◆ The input ◆
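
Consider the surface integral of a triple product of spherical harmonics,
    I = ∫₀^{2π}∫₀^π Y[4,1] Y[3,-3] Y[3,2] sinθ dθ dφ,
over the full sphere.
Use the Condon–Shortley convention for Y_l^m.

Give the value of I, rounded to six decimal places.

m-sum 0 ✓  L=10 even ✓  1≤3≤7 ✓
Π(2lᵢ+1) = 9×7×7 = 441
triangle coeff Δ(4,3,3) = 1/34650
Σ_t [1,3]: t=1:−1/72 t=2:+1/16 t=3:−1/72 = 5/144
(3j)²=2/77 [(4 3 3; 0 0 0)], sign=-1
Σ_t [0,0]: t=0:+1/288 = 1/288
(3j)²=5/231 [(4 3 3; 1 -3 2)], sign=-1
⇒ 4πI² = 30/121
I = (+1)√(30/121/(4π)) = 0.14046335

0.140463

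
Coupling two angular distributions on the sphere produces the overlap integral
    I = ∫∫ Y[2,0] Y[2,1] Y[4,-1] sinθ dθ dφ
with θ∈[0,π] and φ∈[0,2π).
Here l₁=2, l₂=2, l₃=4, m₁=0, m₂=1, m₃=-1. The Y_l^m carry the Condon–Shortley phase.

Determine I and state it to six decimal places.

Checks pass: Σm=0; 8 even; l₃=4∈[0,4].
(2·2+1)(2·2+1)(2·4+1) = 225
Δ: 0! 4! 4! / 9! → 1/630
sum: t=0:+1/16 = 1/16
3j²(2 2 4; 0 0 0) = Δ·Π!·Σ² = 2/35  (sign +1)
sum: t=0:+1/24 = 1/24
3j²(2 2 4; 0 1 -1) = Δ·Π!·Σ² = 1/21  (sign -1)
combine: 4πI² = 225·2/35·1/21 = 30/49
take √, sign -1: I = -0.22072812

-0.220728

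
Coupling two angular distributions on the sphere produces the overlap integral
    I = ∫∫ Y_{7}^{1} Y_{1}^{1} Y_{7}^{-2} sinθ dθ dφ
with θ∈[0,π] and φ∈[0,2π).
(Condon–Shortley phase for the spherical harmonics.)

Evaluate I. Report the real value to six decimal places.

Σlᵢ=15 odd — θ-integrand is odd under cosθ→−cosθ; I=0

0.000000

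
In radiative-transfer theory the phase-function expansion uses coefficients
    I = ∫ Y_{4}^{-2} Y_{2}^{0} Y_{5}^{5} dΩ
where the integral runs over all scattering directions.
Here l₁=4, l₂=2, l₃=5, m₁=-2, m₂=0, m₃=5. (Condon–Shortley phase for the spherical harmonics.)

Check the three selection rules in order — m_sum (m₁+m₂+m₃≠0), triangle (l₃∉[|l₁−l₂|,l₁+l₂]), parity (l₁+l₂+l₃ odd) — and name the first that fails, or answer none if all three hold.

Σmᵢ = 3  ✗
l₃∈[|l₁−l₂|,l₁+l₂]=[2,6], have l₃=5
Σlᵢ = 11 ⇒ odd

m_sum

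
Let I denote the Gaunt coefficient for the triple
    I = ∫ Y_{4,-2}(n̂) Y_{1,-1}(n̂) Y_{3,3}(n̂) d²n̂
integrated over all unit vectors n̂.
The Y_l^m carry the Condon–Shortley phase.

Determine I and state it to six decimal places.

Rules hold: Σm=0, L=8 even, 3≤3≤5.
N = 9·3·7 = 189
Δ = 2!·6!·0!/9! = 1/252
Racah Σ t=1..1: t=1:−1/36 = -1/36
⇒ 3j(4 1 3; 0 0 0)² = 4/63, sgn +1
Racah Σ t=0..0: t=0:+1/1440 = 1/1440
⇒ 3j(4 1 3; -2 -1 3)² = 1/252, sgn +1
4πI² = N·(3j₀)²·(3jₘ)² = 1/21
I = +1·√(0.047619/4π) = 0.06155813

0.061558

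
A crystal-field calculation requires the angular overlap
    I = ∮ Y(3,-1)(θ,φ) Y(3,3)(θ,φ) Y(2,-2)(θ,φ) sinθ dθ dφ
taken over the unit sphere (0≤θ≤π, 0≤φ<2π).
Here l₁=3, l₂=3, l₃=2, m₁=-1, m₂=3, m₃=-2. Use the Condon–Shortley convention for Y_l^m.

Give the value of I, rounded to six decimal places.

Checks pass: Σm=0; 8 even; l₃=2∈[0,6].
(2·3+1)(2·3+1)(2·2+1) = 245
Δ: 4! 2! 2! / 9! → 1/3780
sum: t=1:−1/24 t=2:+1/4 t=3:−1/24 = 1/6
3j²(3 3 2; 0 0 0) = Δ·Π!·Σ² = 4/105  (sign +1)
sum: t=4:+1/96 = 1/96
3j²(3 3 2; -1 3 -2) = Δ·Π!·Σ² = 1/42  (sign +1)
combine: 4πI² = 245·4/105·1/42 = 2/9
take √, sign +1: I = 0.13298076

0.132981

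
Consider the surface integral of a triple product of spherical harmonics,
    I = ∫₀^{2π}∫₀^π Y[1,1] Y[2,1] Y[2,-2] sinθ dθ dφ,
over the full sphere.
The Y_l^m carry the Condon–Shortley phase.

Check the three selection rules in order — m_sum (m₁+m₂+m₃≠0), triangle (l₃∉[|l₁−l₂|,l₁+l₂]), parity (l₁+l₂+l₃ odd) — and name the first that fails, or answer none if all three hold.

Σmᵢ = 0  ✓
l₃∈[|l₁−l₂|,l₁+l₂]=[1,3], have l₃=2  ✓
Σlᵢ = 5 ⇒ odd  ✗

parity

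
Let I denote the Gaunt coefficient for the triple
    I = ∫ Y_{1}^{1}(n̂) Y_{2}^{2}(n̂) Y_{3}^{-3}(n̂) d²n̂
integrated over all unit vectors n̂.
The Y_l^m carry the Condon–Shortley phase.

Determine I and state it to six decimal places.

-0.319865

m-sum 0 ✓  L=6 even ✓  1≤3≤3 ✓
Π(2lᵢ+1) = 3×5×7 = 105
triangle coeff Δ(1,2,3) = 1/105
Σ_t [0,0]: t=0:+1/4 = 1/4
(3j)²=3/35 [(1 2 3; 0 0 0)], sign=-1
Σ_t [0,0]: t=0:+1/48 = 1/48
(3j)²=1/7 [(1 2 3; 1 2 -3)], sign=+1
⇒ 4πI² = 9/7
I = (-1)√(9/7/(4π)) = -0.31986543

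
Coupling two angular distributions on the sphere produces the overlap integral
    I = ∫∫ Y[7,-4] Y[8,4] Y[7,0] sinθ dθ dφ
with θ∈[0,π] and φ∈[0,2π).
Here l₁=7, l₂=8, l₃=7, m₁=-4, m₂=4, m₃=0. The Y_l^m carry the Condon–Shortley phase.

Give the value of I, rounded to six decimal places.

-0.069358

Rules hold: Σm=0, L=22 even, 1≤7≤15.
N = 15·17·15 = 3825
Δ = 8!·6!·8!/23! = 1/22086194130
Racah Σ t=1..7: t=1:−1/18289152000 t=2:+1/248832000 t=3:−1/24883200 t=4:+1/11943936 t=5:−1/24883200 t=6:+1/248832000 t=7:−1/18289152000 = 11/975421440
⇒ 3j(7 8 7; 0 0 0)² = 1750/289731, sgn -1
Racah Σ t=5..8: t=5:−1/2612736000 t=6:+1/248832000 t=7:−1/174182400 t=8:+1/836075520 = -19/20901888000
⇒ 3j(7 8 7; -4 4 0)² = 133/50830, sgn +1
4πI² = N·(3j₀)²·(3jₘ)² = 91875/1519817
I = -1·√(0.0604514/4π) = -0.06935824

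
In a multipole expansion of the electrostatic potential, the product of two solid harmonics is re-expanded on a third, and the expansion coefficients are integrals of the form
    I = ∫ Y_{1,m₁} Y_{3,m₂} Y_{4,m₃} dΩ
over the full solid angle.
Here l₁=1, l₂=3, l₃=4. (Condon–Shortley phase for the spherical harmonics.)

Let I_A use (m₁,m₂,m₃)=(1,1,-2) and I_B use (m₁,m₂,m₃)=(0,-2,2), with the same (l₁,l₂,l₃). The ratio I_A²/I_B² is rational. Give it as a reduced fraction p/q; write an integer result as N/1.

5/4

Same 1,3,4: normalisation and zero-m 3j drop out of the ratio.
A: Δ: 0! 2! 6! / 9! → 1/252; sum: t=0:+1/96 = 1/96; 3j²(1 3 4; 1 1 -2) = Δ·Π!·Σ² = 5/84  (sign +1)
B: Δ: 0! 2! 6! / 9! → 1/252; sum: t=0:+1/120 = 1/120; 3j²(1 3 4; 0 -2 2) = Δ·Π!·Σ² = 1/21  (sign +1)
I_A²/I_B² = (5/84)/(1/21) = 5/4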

◆ Task goal ◆
Using the word "Condon" as the filter, copy each matching line from the material.

◆ Solution to this problem ◆
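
Use the Condon–Shortley convention for Y_l^m.
Here l₁=2, l₂=2, l₃=4, m₁=0, m₂=1, m₃=-1. The Y_l^m carry the Condon–Shortley phase.
(Condon–Shortley phase for the spherical harmonics.)
Here l₁=4, l₂=2, l₃=5, m₁=-2, m₂=0, m₃=5. (Condon–Shortley phase for the spherical harmonics.)
The Y_l^m carry the Condon–Shortley phase.
Here l₁=3, l₂=3, l₃=2, m₁=-1, m₂=3, m₃=-2. Use the Condon–Shortley convention for Y_l^m.
The Y_l^m carry the Condon–Shortley phase.
The Y_l^m carry the Condon–Shortley phase.
Here l₁=7, l₂=8, l₃=7, m₁=-4, m₂=4, m₃=0. The Y_l^m carry the Condon–Shortley phase.
Here l₁=1, l₂=3, l₃=4. (Condon–Shortley phase for the spherical harmonics.)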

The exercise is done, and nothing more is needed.